_Material shown_:
*** Block opens ***

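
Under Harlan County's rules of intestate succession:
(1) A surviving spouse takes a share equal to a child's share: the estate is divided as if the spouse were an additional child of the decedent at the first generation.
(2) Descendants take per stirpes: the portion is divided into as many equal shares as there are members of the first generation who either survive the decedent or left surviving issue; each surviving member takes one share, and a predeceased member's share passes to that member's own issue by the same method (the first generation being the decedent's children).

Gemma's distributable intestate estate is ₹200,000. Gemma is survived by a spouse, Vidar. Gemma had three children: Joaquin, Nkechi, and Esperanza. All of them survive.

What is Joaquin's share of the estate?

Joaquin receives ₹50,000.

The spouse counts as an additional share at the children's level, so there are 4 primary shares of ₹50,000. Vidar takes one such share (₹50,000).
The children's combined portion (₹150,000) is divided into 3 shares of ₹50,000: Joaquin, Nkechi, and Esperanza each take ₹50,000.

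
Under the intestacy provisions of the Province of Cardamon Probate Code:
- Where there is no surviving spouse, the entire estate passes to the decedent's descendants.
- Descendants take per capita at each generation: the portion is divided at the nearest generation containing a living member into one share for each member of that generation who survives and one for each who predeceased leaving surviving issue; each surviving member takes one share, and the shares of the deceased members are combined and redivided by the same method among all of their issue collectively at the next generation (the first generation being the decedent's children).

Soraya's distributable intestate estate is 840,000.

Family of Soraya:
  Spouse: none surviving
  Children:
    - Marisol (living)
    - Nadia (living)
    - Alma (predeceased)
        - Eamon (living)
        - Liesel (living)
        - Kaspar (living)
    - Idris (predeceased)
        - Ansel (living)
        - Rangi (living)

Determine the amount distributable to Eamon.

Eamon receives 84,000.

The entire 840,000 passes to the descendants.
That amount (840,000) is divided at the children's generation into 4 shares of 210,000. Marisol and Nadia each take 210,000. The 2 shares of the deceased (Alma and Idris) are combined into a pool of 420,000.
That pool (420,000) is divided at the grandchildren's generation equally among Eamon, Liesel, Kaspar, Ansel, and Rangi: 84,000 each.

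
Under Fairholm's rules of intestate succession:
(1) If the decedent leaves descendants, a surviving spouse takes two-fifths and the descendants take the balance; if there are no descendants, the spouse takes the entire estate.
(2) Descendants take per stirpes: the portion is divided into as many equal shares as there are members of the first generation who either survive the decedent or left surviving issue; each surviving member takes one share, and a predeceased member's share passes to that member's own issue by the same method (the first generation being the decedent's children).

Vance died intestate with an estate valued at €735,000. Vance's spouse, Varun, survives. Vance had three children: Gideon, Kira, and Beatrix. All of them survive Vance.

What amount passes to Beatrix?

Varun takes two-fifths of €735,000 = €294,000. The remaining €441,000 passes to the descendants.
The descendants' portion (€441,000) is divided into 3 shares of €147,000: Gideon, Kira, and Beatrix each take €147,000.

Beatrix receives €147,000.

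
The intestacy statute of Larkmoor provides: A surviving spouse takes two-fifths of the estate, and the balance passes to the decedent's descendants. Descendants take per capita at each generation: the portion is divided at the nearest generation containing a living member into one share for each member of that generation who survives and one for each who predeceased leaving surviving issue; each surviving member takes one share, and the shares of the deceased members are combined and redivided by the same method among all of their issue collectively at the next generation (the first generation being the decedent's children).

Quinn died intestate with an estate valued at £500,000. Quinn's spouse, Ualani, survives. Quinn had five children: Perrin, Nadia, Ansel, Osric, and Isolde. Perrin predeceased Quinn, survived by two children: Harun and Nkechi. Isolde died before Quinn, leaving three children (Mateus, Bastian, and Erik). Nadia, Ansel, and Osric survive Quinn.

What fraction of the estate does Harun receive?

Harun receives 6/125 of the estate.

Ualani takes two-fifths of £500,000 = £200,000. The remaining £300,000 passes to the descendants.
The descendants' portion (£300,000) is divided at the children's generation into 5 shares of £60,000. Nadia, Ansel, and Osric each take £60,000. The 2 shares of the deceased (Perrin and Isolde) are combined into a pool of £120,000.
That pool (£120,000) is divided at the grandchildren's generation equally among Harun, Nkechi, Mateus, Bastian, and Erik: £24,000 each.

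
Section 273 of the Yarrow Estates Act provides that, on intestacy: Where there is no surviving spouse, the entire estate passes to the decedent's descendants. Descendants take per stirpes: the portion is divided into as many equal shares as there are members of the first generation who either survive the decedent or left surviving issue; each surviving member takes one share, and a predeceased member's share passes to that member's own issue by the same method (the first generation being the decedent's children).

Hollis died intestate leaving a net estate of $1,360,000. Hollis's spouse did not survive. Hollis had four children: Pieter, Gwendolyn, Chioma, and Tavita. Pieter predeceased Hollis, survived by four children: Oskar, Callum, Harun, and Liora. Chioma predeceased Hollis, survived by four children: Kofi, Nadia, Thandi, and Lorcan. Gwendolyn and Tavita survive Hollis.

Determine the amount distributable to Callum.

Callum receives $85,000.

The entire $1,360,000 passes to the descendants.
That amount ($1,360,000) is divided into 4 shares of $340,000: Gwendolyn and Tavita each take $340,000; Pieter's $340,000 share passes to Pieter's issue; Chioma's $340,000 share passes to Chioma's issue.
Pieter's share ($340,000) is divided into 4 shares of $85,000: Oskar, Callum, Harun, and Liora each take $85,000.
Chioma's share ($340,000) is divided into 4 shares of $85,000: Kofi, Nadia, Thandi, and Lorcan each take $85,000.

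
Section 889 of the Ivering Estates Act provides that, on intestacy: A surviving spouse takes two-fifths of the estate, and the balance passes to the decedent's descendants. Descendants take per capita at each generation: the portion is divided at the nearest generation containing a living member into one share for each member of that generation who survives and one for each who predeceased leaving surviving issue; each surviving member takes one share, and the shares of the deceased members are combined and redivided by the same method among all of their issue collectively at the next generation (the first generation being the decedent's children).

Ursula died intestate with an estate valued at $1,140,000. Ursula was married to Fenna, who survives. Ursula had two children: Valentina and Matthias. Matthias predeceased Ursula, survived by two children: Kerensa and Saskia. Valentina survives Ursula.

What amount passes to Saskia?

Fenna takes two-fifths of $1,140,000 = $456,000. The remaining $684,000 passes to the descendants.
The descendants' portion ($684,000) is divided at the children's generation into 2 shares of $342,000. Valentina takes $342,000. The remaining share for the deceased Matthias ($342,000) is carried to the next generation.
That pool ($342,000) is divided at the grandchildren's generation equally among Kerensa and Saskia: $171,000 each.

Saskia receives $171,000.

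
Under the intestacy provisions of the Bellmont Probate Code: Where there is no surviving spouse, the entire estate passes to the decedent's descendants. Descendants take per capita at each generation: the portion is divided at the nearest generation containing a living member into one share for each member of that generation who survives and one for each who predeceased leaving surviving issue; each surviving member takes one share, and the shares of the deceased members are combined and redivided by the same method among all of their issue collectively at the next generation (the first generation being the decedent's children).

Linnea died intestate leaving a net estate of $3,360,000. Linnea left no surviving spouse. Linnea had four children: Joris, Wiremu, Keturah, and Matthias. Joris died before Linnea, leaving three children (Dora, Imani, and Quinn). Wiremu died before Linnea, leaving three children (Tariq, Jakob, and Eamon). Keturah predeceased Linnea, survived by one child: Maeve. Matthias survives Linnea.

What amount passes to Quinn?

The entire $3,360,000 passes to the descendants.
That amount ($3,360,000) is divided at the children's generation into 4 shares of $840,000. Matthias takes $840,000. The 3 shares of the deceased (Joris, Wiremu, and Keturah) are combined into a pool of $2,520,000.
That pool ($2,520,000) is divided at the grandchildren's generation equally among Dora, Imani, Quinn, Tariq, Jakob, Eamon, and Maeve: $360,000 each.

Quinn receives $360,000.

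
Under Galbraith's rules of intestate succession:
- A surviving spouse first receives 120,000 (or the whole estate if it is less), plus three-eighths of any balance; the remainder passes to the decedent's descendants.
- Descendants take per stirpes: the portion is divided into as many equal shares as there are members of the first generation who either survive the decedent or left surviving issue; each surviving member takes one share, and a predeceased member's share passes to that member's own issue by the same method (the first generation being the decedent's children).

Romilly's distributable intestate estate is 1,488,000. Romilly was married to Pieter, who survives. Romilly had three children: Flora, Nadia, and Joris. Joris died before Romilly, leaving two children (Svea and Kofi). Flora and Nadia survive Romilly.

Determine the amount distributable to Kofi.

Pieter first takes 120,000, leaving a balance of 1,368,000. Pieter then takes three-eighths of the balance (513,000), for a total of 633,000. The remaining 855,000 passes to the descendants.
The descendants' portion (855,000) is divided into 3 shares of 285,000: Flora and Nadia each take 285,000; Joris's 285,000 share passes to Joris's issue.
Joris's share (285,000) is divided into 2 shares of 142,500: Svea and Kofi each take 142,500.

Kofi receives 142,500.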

*** Block closes ***

_Work to complete_:
Using the listing above, return word for word each line from the one that has "Under the intestacy provisions of the Province" through the one that has "- Where there", and no line outside that range.

_Written solution_:
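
Under the intestacy provisions of the Province of Cardamon Probate Code:
- Where there is no surviving spouse, the entire estate passes to the decedent's descendants.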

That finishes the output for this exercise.